:: INPUT RECORDS ::
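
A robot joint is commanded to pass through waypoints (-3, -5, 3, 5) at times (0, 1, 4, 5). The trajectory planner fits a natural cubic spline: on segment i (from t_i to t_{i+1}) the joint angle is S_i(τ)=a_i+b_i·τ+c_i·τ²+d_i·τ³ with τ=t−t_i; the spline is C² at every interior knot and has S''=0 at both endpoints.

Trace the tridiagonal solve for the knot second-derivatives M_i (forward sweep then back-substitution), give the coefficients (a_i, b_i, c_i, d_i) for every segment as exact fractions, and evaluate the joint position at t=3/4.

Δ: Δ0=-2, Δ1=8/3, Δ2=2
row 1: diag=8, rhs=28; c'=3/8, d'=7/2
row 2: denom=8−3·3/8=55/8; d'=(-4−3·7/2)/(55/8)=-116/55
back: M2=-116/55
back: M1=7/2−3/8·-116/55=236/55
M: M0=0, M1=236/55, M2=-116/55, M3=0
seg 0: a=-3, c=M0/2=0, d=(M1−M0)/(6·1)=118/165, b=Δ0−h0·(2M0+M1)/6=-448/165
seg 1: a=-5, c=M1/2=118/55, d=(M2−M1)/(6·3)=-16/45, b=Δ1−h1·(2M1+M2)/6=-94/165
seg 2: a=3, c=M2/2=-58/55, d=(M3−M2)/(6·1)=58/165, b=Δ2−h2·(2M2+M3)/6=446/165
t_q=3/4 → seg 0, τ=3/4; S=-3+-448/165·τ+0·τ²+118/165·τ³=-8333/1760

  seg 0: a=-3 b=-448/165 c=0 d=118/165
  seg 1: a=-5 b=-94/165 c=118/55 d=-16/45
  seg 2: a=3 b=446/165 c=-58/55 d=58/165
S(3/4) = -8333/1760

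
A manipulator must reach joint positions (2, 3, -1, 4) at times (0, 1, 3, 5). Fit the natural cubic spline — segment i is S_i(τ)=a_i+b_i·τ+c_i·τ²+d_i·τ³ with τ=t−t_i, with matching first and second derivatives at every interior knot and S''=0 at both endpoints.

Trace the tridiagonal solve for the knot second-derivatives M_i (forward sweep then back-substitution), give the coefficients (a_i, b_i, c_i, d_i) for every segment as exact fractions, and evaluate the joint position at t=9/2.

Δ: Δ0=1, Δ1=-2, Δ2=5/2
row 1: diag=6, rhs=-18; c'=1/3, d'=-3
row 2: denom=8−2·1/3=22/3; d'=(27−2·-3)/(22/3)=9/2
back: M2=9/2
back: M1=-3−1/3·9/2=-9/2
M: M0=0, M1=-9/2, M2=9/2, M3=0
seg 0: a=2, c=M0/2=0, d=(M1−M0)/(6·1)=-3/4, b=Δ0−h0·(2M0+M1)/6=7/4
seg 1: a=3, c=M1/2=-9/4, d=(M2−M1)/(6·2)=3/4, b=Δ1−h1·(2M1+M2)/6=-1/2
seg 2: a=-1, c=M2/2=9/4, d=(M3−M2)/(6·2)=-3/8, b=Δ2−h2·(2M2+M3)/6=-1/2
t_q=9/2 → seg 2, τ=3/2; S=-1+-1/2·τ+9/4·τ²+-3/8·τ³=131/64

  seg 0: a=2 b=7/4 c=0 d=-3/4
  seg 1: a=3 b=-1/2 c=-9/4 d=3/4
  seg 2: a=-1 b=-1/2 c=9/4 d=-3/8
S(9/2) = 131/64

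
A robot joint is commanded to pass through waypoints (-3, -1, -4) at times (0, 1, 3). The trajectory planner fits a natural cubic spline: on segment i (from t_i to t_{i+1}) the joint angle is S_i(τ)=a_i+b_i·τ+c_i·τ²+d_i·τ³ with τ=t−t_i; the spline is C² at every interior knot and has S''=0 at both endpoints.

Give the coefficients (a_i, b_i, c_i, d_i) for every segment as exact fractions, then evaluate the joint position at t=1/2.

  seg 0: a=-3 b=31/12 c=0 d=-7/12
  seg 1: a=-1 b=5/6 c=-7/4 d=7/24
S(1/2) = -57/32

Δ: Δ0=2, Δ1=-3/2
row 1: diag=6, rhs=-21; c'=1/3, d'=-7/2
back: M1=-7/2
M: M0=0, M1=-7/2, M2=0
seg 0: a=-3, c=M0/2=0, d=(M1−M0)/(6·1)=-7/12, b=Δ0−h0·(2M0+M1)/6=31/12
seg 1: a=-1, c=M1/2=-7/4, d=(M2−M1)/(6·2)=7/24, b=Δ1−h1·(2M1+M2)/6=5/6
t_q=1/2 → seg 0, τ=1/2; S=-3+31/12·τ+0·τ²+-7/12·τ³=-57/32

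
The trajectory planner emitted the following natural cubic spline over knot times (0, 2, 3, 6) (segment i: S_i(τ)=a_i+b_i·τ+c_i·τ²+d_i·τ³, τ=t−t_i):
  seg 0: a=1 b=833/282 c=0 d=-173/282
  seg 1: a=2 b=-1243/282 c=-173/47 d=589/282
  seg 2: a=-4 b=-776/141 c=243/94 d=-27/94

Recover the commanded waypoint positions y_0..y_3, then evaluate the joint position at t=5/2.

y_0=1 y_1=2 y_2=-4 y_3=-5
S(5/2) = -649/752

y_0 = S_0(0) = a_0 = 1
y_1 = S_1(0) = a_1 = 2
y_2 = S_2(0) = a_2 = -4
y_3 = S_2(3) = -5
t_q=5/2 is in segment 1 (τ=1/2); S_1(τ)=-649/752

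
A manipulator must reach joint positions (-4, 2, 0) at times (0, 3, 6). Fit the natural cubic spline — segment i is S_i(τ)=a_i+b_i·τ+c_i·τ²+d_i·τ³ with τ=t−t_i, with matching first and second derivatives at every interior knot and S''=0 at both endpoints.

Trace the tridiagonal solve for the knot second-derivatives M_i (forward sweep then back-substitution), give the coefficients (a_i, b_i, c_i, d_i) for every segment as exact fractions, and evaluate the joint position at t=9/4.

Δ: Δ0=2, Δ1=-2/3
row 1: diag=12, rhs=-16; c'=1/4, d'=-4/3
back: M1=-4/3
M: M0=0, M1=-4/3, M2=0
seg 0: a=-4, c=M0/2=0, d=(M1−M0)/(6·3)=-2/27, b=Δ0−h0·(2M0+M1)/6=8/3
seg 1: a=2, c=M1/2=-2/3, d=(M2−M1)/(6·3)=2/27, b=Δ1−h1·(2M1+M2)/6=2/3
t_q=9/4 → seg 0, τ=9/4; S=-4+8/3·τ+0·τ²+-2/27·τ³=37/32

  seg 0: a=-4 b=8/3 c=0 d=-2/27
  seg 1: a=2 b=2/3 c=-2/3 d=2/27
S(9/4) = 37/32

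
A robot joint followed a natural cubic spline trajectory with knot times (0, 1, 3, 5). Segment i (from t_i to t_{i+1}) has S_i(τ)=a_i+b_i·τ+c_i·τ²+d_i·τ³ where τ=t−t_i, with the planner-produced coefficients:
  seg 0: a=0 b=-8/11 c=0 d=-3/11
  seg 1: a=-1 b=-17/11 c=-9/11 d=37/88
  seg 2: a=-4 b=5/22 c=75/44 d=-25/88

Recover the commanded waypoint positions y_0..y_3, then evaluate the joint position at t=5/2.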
:::
:: INPUT RECORDS ::
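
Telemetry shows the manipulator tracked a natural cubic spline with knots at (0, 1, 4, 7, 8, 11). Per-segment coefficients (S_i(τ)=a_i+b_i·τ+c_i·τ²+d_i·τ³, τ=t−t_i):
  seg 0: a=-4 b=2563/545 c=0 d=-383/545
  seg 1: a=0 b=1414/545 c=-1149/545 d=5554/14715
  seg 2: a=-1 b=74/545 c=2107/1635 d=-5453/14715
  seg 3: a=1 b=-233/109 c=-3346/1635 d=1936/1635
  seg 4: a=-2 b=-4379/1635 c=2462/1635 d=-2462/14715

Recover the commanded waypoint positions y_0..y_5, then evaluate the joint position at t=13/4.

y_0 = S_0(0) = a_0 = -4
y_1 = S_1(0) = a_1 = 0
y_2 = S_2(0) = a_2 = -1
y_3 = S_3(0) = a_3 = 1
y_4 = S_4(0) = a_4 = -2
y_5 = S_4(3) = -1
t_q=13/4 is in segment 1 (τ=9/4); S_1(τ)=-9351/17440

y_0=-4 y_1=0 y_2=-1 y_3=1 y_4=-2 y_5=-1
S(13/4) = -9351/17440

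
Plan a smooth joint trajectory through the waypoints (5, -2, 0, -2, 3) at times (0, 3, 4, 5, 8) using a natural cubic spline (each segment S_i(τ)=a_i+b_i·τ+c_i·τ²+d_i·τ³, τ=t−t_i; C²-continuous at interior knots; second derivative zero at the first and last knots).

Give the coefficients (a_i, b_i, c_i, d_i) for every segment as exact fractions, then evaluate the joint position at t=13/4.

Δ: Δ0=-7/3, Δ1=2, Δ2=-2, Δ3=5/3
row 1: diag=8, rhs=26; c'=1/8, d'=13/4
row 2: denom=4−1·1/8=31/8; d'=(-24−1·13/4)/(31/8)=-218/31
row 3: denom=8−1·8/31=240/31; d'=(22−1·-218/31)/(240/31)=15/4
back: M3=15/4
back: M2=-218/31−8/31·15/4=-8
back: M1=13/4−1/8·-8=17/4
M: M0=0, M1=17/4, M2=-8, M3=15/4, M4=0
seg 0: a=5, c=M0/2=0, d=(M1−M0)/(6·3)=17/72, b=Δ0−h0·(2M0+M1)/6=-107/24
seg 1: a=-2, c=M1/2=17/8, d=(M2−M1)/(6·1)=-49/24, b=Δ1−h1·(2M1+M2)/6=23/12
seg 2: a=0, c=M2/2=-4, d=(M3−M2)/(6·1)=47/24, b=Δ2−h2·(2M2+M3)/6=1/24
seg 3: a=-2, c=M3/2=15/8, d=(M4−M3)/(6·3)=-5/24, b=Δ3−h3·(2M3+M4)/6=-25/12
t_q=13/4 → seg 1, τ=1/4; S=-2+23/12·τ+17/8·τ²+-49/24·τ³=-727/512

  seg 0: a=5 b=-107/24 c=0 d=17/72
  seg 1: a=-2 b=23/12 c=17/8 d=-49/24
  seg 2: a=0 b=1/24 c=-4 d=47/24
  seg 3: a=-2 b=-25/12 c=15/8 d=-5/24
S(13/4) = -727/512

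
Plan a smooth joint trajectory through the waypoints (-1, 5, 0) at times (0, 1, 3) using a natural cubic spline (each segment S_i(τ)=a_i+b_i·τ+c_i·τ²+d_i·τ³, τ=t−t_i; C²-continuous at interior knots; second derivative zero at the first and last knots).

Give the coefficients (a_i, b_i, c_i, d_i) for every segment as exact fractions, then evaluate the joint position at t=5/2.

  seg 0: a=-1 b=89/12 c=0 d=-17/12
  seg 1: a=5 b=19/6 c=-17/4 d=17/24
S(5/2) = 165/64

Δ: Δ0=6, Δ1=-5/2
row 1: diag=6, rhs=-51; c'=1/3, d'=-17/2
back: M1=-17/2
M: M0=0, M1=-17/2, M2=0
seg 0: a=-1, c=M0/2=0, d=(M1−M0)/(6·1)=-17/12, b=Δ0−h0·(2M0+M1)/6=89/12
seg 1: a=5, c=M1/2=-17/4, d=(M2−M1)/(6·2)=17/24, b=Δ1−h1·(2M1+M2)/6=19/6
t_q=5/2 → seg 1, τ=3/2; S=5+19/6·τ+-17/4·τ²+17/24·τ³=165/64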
:::
TASK STATEMENT >> Copy each line of the data that contains the word "continuous", leaving the other lines out.

RESPONSE TO THE TASK >>
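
Plan a smooth joint trajectory through the waypoints (5, -2, 0, -2, 3) at times (0, 3, 4, 5, 8) using a natural cubic spline (each segment S_i(τ)=a_i+b_i·τ+c_i·τ²+d_i·τ³, τ=t−t_i; C²-continuous at interior knots; second derivative zero at the first and last knots).
Plan a smooth joint trajectory through the waypoints (-1, 5, 0) at times (0, 1, 3) using a natural cubic spline (each segment S_i(τ)=a_i+b_i·τ+c_i·τ²+d_i·τ³, τ=t−t_i; C²-continuous at interior knots; second derivative zero at the first and last knots).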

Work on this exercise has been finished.